• [Task details]:
Reproduce the records below exactly, with nothing altered.

☆ ☆ ☆

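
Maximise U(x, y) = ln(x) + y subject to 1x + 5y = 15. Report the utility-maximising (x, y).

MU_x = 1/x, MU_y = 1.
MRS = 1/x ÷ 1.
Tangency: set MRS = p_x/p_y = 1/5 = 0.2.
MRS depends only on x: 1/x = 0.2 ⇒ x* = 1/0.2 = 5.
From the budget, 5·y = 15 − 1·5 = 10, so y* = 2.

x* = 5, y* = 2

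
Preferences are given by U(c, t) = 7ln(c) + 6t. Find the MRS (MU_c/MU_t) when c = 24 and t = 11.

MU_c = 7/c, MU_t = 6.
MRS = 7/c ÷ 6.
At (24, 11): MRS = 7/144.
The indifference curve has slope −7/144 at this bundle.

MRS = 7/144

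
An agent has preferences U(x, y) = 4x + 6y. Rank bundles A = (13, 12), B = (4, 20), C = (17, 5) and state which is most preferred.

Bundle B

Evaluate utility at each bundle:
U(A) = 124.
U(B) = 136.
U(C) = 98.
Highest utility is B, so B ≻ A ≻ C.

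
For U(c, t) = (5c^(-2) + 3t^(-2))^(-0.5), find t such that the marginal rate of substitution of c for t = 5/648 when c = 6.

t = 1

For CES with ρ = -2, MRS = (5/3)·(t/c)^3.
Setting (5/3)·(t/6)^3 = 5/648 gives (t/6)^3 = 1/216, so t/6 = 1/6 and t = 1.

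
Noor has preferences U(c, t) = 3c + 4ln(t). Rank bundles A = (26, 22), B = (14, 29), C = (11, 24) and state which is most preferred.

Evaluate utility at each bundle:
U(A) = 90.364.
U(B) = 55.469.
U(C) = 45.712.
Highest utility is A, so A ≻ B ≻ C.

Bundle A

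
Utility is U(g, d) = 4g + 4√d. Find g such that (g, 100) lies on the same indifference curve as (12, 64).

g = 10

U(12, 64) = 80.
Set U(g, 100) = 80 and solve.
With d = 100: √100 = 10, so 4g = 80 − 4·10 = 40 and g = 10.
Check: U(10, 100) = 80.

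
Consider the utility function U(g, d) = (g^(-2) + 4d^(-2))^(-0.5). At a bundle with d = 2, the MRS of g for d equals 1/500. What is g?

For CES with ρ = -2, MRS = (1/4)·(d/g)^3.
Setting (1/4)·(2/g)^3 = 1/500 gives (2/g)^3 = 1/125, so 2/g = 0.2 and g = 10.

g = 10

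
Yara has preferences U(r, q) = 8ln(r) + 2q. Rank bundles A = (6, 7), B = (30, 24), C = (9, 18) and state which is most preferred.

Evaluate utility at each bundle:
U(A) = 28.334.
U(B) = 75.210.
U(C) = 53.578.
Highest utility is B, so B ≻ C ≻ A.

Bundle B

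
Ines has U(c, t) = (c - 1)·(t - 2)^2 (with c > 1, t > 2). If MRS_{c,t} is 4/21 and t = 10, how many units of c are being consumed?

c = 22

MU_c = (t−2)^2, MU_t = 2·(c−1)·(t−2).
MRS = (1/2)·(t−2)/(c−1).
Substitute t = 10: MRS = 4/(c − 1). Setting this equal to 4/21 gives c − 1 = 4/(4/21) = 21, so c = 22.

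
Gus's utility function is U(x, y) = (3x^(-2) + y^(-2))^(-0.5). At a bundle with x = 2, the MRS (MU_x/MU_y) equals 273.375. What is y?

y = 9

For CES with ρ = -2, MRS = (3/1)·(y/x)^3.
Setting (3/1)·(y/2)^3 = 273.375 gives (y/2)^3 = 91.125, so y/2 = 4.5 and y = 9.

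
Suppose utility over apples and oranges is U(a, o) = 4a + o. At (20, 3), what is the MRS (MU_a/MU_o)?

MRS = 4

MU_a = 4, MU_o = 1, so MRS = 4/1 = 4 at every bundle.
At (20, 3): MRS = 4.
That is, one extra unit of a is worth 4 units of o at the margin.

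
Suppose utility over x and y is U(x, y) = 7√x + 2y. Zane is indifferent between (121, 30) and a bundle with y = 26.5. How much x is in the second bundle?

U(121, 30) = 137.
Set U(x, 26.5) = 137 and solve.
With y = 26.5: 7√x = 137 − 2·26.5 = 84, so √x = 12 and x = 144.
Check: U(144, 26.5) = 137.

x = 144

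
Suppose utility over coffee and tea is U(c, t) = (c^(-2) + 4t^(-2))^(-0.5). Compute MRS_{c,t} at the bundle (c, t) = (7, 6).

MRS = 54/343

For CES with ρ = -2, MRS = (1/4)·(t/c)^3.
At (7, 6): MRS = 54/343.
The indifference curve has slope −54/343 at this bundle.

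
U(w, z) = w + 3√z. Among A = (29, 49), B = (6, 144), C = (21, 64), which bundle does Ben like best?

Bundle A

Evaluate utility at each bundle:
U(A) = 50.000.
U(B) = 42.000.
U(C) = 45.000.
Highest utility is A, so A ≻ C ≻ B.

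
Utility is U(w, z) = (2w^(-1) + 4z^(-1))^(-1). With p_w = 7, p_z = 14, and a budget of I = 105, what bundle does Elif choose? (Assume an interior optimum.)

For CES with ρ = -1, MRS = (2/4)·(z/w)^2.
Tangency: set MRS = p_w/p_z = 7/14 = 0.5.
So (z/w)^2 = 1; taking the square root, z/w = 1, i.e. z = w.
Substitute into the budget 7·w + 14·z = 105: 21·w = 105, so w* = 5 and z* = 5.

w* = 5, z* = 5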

☆ ☆ ☆

• [Response to the task]:
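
Maximise U(x, y) = ln(x) + y subject to 1x + 5y = 15. Report the utility-maximising (x, y).

MU_x = 1/x, MU_y = 1.
MRS = 1/x ÷ 1.
Tangency: set MRS = p_x/p_y = 1/5 = 0.2.
MRS depends only on x: 1/x = 0.2 ⇒ x* = 1/0.2 = 5.
From the budget, 5·y = 15 − 1·5 = 10, so y* = 2.

x* = 5, y* = 2

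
Preferences are given by U(c, t) = 7ln(c) + 6t. Find the MRS (MU_c/MU_t) when c = 24 and t = 11.

MU_c = 7/c, MU_t = 6.
MRS = 7/c ÷ 6.
At (24, 11): MRS = 7/144.
The indifference curve has slope −7/144 at this bundle.

MRS = 7/144

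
An agent has preferences U(x, y) = 4x + 6y. Rank bundles A = (13, 12), B = (4, 20), C = (17, 5) and state which is most preferred.

Bundle B

Evaluate utility at each bundle:
U(A) = 124.
U(B) = 136.
U(C) = 98.
Highest utility is B, so B ≻ A ≻ C.

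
For U(c, t) = (5c^(-2) + 3t^(-2))^(-0.5), find t such that the marginal rate of substitution of c for t = 5/648 when c = 6.

t = 1

For CES with ρ = -2, MRS = (5/3)·(t/c)^3.
Setting (5/3)·(t/6)^3 = 5/648 gives (t/6)^3 = 1/216, so t/6 = 1/6 and t = 1.

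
Noor has preferences U(c, t) = 3c + 4ln(t). Rank bundles A = (26, 22), B = (14, 29), C = (11, 24) and state which is most preferred.

Evaluate utility at each bundle:
U(A) = 90.364.
U(B) = 55.469.
U(C) = 45.712.
Highest utility is A, so A ≻ B ≻ C.

Bundle A

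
Utility is U(g, d) = 4g + 4√d. Find g such that (g, 100) lies on the same indifference curve as (12, 64).

g = 10

U(12, 64) = 80.
Set U(g, 100) = 80 and solve.
With d = 100: √100 = 10, so 4g = 80 − 4·10 = 40 and g = 10.
Check: U(10, 100) = 80.

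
Consider the utility function U(g, d) = (g^(-2) + 4d^(-2))^(-0.5). At a bundle with d = 2, the MRS of g for d equals 1/500. What is g?

For CES with ρ = -2, MRS = (1/4)·(d/g)^3.
Setting (1/4)·(2/g)^3 = 1/500 gives (2/g)^3 = 1/125, so 2/g = 0.2 and g = 10.

g = 10

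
Yara has preferences U(r, q) = 8ln(r) + 2q. Rank bundles A = (6, 7), B = (30, 24), C = (9, 18) and state which is most preferred.

Evaluate utility at each bundle:
U(A) = 28.334.
U(B) = 75.210.
U(C) = 53.578.
Highest utility is B, so B ≻ C ≻ A.

Bundle B

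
Ines has U(c, t) = (c - 1)·(t - 2)^2 (with c > 1, t > 2). If MRS_{c,t} is 4/21 and t = 10, how many units of c are being consumed?

c = 22

MU_c = (t−2)^2, MU_t = 2·(c−1)·(t−2).
MRS = (1/2)·(t−2)/(c−1).
Substitute t = 10: MRS = 4/(c − 1). Setting this equal to 4/21 gives c − 1 = 4/(4/21) = 21, so c = 22.

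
Gus's utility function is U(x, y) = (3x^(-2) + y^(-2))^(-0.5). At a bundle with x = 2, the MRS (MU_x/MU_y) equals 273.375. What is y?

y = 9

For CES with ρ = -2, MRS = (3/1)·(y/x)^3.
Setting (3/1)·(y/2)^3 = 273.375 gives (y/2)^3 = 91.125, so y/2 = 4.5 and y = 9.

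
Suppose utility over apples and oranges is U(a, o) = 4a + o. At (20, 3), what is the MRS (MU_a/MU_o)?

MRS = 4

MU_a = 4, MU_o = 1, so MRS = 4/1 = 4 at every bundle.
At (20, 3): MRS = 4.
That is, one extra unit of a is worth 4 units of o at the margin.

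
Suppose utility over x and y is U(x, y) = 7√x + 2y. Zane is indifferent between (121, 30) and a bundle with y = 26.5. How much x is in the second bundle?

U(121, 30) = 137.
Set U(x, 26.5) = 137 and solve.
With y = 26.5: 7√x = 137 − 2·26.5 = 84, so √x = 12 and x = 144.
Check: U(144, 26.5) = 137.

x = 144

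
Suppose utility over coffee and tea is U(c, t) = (c^(-2) + 4t^(-2))^(-0.5). Compute MRS_{c,t} at the bundle (c, t) = (7, 6).

MRS = 54/343

For CES with ρ = -2, MRS = (1/4)·(t/c)^3.
At (7, 6): MRS = 54/343.
The indifference curve has slope −54/343 at this bundle.

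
U(w, z) = w + 3√z. Among A = (29, 49), B = (6, 144), C = (21, 64), which bundle does Ben like best?

Bundle A

Evaluate utility at each bundle:
U(A) = 50.000.
U(B) = 42.000.
U(C) = 45.000.
Highest utility is A, so A ≻ C ≻ B.

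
Utility is U(w, z) = (2w^(-1) + 4z^(-1))^(-1). With p_w = 7, p_z = 14, and a budget of I = 105, what bundle does Elif choose? (Assume an interior optimum.)

For CES with ρ = -1, MRS = (2/4)·(z/w)^2.
Tangency: set MRS = p_w/p_z = 7/14 = 0.5.
So (z/w)^2 = 1; taking the square root, z/w = 1, i.e. z = w.
Substitute into the budget 7·w + 14·z = 105: 21·w = 105, so w* = 5 and z* = 5.

w* = 5, z* = 5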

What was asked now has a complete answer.